● Source records:
━━━━━━━━━━

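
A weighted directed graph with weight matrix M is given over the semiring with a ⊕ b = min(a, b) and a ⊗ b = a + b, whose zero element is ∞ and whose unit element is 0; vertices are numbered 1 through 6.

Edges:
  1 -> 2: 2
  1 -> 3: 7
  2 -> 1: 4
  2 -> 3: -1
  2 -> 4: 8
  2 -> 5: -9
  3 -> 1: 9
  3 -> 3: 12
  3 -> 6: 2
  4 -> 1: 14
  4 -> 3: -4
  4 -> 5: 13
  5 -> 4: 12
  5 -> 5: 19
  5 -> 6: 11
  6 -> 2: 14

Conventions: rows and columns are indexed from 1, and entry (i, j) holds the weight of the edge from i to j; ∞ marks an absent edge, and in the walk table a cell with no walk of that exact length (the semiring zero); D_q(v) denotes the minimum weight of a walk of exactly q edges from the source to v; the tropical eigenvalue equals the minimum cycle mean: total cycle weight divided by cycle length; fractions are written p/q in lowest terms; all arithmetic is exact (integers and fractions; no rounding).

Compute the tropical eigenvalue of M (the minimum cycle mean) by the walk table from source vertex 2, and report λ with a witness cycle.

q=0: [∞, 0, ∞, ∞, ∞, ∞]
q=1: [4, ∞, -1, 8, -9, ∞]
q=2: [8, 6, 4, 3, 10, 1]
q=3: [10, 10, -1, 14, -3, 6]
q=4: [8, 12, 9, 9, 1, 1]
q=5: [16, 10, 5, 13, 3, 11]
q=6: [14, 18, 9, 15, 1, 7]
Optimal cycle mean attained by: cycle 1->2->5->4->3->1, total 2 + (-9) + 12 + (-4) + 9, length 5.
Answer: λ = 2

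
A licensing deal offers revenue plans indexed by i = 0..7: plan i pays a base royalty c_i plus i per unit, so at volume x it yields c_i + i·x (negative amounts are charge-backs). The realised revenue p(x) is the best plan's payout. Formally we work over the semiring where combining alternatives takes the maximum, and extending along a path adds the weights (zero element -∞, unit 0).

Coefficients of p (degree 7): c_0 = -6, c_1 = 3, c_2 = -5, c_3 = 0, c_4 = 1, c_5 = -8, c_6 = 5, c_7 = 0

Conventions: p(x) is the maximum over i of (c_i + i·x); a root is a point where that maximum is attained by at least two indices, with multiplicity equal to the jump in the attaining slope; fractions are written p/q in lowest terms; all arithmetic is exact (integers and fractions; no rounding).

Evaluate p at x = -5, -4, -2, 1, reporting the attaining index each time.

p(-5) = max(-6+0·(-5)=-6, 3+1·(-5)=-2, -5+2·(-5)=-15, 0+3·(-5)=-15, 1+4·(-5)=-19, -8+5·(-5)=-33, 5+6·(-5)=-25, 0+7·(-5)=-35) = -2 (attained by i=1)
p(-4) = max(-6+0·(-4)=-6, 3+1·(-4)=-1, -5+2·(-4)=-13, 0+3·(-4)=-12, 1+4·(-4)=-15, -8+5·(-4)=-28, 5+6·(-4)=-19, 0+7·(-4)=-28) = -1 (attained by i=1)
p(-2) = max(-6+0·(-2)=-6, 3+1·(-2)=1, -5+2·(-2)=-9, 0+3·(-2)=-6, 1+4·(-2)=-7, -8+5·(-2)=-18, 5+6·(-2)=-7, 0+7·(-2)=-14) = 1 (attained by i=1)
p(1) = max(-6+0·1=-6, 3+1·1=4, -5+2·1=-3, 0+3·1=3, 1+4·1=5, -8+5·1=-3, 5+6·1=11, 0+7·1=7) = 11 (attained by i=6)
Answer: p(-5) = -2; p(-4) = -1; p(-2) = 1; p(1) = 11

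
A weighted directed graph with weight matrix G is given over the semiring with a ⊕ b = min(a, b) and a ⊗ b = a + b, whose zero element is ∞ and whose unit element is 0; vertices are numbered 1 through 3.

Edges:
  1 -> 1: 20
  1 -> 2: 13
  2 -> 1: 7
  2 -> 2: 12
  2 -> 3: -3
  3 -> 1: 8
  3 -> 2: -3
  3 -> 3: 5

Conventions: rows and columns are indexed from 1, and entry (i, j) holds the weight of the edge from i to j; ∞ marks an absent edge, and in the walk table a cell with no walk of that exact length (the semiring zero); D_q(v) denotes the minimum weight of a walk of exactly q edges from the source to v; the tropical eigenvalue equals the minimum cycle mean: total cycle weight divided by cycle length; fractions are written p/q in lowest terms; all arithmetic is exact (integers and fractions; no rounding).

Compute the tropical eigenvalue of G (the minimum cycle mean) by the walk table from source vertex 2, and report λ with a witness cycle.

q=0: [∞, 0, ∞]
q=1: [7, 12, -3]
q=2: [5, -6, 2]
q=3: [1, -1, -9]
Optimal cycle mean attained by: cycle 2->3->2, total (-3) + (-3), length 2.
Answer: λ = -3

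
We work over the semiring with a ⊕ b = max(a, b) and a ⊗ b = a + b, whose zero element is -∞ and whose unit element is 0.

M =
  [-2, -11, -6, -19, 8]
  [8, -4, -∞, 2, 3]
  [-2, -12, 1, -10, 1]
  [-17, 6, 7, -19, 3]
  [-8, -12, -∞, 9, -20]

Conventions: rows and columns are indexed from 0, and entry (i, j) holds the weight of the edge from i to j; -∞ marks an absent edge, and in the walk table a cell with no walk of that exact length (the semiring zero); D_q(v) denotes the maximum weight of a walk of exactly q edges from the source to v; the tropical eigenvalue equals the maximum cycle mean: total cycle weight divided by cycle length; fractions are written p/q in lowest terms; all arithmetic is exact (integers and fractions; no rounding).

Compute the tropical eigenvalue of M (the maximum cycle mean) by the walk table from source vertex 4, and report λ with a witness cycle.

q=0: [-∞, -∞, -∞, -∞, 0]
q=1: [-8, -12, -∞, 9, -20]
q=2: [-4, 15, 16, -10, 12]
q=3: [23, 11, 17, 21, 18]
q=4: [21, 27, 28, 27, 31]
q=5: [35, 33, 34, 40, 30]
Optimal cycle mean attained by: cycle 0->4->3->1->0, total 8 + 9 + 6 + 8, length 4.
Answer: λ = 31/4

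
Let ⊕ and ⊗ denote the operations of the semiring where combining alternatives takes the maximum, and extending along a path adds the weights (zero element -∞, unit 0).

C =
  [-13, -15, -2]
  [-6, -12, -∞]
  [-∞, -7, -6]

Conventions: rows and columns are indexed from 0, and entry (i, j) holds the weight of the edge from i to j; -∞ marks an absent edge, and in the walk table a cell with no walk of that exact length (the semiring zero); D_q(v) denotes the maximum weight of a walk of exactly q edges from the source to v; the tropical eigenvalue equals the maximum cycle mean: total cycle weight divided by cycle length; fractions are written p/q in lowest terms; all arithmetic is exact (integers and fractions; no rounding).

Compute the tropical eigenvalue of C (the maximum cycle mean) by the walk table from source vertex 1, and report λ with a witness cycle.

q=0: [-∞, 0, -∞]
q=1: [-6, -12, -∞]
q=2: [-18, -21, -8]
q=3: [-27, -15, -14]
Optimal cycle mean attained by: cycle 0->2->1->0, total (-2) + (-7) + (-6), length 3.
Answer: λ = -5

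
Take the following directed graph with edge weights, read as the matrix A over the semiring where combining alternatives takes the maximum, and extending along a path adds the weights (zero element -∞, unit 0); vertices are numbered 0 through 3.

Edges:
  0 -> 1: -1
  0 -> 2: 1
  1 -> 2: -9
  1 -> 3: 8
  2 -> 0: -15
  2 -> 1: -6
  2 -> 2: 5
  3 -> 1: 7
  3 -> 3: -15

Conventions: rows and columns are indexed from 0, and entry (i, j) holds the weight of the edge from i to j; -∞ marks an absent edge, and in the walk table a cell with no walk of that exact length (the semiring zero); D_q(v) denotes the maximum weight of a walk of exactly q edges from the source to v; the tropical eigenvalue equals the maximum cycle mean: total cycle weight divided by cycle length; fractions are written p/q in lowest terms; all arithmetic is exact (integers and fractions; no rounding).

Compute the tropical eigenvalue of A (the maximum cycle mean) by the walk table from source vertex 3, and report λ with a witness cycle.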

━━━━━━━━━━

● Work instruction: Go through the entries above and copy each line holding the string "path".

● Reply to the task:
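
A licensing deal offers revenue plans indexed by i = 0..7: plan i pays a base royalty c_i plus i per unit, so at volume x it yields c_i + i·x (negative amounts are charge-backs). The realised revenue p(x) is the best plan's payout. Formally we work over the semiring where combining alternatives takes the maximum, and extending along a path adds the weights (zero element -∞, unit 0).
Let ⊕ and ⊗ denote the operations of the semiring where combining alternatives takes the maximum, and extending along a path adds the weights (zero element -∞, unit 0).
Take the following directed graph with edge weights, read as the matrix A over the semiring where combining alternatives takes the maximum, and extending along a path adds the weights (zero element -∞, unit 0); vertices are numbered 0 through 3.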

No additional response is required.